**What is being asked**
Copy out the lines of the records below, and only those lines, from the one with "- gross biweekly earnings of R$10460.00" through the one with "Payroll memo — Larkspur", exactly as they appear.

**Records supplied**
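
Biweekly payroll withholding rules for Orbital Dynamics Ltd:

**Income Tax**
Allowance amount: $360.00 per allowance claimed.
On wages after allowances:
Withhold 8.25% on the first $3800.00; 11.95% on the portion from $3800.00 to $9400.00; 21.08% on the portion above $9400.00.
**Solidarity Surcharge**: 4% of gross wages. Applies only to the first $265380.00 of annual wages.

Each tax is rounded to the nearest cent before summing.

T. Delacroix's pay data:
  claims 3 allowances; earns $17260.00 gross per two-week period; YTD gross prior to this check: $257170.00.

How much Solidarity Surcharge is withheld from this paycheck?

$328.40

Solidarity Surcharge: cap $265380.00 − YTD $257170.00 = $8210.00 subject; 4% × $8210.00 = $328.40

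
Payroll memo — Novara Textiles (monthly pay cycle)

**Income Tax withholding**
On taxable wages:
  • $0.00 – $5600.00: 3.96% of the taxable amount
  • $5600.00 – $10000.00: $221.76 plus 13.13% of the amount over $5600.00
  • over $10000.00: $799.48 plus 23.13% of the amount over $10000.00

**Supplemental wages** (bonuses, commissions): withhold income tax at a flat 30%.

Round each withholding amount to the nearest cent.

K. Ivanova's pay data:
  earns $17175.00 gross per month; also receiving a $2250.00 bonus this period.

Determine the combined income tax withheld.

Income Tax: taxable = $17175.00
  $799.48 + 23.13% × ($17175.00 − $10000.00) = $799.48 + 23.13% × $7175.00 = $2459.06
Supplemental (30% flat on bonus): 30% × $2250.00 = $675.00
Total income tax: $2459.06 + $675.00 = $3134.06

$3134.06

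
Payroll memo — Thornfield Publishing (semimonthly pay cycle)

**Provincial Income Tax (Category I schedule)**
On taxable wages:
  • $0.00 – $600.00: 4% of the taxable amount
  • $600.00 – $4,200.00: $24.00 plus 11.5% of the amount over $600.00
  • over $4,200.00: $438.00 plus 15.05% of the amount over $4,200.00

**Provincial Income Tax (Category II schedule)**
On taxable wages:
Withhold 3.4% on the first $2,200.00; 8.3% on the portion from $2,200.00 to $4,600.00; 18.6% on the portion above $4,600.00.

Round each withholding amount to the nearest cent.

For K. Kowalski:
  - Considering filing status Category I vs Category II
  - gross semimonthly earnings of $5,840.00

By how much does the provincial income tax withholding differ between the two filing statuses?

Provincial Income Tax (Category I): taxable = $5,840.00
  $438.00 + 15.05% × ($5,840.00 − $4,200.00) = $438.00 + 15.05% × $1,640.00 = $684.82
Provincial Income Tax (Category II): taxable = $5,840.00
  $274.00 + 18.6% × ($5,840.00 − $4,600.00) = $274.00 + 18.6% × $1,240.00 = $504.64
Difference: |$684.82 − $504.64| = $180.18 (higher under Category I)

$180.18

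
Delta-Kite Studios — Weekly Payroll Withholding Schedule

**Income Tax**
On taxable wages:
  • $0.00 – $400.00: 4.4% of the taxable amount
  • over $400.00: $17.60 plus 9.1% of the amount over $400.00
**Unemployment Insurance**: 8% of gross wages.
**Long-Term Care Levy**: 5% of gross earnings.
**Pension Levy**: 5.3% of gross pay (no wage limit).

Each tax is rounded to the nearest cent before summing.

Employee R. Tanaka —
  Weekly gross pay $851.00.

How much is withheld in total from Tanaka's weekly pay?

Income Tax: taxable = $851.00
  $17.60 + 9.1% × ($851.00 − $400.00) = $17.60 + 9.1% × $451.00 = $58.64
Unemployment Insurance: 8% × $851.00 = $68.08
Long-Term Care Levy: 5% × $851.00 = $42.55
Pension Levy: 5.3% × $851.00 = $45.10
Total: $58.64 + $68.08 + $42.55 + $45.10 = $214.37

$214.37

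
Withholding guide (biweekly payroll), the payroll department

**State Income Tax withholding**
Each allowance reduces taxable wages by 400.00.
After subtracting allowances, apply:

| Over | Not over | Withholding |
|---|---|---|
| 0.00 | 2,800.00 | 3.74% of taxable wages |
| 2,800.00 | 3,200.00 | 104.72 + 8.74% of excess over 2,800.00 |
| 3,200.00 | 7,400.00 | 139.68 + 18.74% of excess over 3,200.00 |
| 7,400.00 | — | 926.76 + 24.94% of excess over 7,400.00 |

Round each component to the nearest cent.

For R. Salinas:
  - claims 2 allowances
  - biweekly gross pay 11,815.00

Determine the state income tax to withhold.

State Income Tax: taxable = 11,815.00 − 2×400.00 = 11,015.00
  926.76 + 24.94% × (11,015.00 − 7,400.00) = 926.76 + 24.94% × 3,615.00 = 1,828.34

1,828.34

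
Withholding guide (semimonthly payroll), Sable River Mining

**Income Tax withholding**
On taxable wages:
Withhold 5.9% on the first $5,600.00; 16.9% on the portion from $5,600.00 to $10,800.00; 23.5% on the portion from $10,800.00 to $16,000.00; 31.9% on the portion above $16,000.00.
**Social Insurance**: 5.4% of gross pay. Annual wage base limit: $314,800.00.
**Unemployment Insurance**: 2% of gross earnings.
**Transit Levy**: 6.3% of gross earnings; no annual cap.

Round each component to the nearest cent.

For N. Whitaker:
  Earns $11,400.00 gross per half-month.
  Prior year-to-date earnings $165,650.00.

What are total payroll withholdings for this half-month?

$2,912.00

Income Tax: taxable = $11,400.00
  $1,209.20 + 23.5% × ($11,400.00 − $10,800.00) = $1,209.20 + 23.5% × $600.00 = $1,350.20
Social Insurance: 5.4% × $11,400.00 = $615.60
Unemployment Insurance: 2% × $11,400.00 = $228.00
Transit Levy: 6.3% × $11,400.00 = $718.20
Total: $1,350.20 + $615.60 + $228.00 + $718.20 = $2,912.00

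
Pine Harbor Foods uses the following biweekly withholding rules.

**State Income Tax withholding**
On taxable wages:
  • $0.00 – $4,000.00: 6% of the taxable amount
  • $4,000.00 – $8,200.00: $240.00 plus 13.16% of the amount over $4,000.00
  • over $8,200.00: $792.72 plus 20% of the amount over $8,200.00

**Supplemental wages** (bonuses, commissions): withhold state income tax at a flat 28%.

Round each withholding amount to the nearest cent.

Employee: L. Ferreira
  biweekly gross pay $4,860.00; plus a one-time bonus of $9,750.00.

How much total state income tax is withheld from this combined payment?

State Income Tax: taxable = $4,860.00
  $240.00 + 13.16% × ($4,860.00 − $4,000.00) = $240.00 + 13.16% × $860.00 = $353.18
Supplemental (28% flat on bonus): 28% × $9,750.00 = $2,730.00
Total state income tax: $353.18 + $2,730.00 = $3,083.18

$3,083.18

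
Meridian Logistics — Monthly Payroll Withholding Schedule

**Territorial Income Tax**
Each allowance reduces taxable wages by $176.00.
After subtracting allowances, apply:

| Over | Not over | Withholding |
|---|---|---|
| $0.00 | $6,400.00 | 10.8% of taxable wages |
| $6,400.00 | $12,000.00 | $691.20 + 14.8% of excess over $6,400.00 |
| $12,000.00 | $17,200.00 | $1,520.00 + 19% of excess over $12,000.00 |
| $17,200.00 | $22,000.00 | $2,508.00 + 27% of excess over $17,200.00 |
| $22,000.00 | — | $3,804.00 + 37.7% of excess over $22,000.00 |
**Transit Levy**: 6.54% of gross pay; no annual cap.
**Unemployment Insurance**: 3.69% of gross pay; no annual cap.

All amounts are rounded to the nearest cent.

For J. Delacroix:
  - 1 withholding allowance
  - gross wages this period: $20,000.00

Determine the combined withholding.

$5,262.48

Territorial Income Tax: taxable = $20,000.00 − 1×$176.00 = $19,824.00
  $2,508.00 + 27% × ($19,824.00 − $17,200.00) = $2,508.00 + 27% × $2,624.00 = $3,216.48
Transit Levy: 6.54% × $20,000.00 = $1,308.00
Unemployment Insurance: 3.69% × $20,000.00 = $738.00
Total: $3,216.48 + $1,308.00 + $738.00 = $5,262.48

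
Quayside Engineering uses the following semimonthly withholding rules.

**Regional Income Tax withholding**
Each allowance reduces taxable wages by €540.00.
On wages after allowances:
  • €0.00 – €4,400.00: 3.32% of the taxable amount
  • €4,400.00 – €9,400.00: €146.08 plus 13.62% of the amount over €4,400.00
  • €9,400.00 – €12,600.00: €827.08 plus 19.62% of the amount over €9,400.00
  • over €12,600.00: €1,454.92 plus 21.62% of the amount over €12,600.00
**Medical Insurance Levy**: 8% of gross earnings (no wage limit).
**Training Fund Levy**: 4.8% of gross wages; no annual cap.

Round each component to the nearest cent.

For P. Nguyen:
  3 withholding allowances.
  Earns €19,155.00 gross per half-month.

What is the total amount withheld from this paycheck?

€4,973.71

Regional Income Tax: taxable = €19,155.00 − 3×€540.00 = €17,535.00
  €1,454.92 + 21.62% × (€17,535.00 − €12,600.00) = €1,454.92 + 21.62% × €4,935.00 = €2,521.87
Medical Insurance Levy: 8% × €19,155.00 = €1,532.40
Training Fund Levy: 4.8% × €19,155.00 = €919.44
Total: €2,521.87 + €1,532.40 + €919.44 = €4,973.71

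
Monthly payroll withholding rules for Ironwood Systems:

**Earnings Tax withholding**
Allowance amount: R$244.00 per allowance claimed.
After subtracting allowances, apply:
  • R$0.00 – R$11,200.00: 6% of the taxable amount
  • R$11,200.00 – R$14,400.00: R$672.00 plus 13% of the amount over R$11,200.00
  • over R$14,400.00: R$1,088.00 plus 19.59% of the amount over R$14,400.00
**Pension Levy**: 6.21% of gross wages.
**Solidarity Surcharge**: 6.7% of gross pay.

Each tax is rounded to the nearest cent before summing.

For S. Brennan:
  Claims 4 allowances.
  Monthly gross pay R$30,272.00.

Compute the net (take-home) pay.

R$22,357.76

Earnings Tax: taxable = R$30,272.00 − 4×R$244.00 = R$29,296.00
  R$1,088.00 + 19.59% × (R$29,296.00 − R$14,400.00) = R$1,088.00 + 19.59% × R$14,896.00 = R$4,006.13
Pension Levy: 6.21% × R$30,272.00 = R$1,879.89
Solidarity Surcharge: 6.7% × R$30,272.00 = R$2,028.22
Total withheld: R$4,006.13 + R$1,879.89 + R$2,028.22 = R$7,914.24
Net pay: R$30,272.00 − R$7,914.24 = R$22,357.76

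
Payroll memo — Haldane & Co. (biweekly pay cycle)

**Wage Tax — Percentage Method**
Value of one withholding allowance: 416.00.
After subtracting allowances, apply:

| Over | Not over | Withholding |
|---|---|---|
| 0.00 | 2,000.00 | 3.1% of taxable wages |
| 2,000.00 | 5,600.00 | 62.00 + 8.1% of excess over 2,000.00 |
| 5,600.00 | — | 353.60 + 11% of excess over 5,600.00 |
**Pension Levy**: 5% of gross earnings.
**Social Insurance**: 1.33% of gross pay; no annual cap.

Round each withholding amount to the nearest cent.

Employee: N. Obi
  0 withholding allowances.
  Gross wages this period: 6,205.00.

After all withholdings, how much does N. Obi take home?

5,392.07

Wage Tax: taxable = 6,205.00
  353.60 + 11% × (6,205.00 − 5,600.00) = 353.60 + 11% × 605.00 = 420.15
Pension Levy: 5% × 6,205.00 = 310.25
Social Insurance: 1.33% × 6,205.00 = 82.53
Total withheld: 420.15 + 310.25 + 82.53 = 812.93
Net pay: 6,205.00 − 812.93 = 5,392.07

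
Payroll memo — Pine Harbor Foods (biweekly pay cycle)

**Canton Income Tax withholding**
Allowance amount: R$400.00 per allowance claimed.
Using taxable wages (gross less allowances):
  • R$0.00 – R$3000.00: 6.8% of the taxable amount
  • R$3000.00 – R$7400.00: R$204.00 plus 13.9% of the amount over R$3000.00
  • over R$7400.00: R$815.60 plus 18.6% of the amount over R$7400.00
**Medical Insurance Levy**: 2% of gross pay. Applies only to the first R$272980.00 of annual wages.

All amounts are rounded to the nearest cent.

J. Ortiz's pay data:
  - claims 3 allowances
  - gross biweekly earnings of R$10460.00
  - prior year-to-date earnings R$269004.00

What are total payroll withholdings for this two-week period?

Canton Income Tax: taxable = R$10460.00 − 3×R$400.00 = R$9260.00
  R$815.60 + 18.6% × (R$9260.00 − R$7400.00) = R$815.60 + 18.6% × R$1860.00 = R$1161.56
Medical Insurance Levy: cap R$272980.00 − YTD R$269004.00 = R$3976.00 subject; 2% × R$3976.00 = R$79.52
Total: R$1161.56 + R$79.52 = R$1241.08

R$1241.08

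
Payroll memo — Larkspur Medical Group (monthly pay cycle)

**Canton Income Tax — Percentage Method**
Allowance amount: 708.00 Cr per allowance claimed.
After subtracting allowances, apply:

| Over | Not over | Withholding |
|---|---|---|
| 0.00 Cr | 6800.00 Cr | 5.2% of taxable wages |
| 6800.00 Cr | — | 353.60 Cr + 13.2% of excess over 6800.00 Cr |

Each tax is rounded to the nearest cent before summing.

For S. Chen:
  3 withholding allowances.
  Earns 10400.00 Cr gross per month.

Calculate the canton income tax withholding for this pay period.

Canton Income Tax: taxable = 10400.00 Cr − 3×708.00 Cr = 8276.00 Cr
  353.60 Cr + 13.2% × (8276.00 Cr − 6800.00 Cr) = 353.60 Cr + 13.2% × 1476.00 Cr = 548.43 Cr

548.43 Cr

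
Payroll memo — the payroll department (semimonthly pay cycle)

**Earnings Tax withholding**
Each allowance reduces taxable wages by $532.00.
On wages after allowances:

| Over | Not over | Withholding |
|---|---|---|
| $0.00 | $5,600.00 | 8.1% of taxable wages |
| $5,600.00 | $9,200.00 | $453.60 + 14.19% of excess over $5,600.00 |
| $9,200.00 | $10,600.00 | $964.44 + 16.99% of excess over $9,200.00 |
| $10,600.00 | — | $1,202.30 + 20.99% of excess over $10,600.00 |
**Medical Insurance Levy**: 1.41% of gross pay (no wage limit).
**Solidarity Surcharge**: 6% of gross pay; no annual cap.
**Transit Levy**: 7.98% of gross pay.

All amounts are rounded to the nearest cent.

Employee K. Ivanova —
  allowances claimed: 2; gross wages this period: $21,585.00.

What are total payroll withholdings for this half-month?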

**Your response**
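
  - gross biweekly earnings of R$10460.00
  - prior year-to-date earnings R$269004.00

What are total payroll withholdings for this two-week period?

Canton Income Tax: taxable = R$10460.00 − 3×R$400.00 = R$9260.00
  R$815.60 + 18.6% × (R$9260.00 − R$7400.00) = R$815.60 + 18.6% × R$1860.00 = R$1161.56
Medical Insurance Levy: cap R$272980.00 − YTD R$269004.00 = R$3976.00 subject; 2% × R$3976.00 = R$79.52
Total: R$1161.56 + R$79.52 = R$1241.08

R$1241.08

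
Payroll memo — Larkspur Medical Group (monthly pay cycle)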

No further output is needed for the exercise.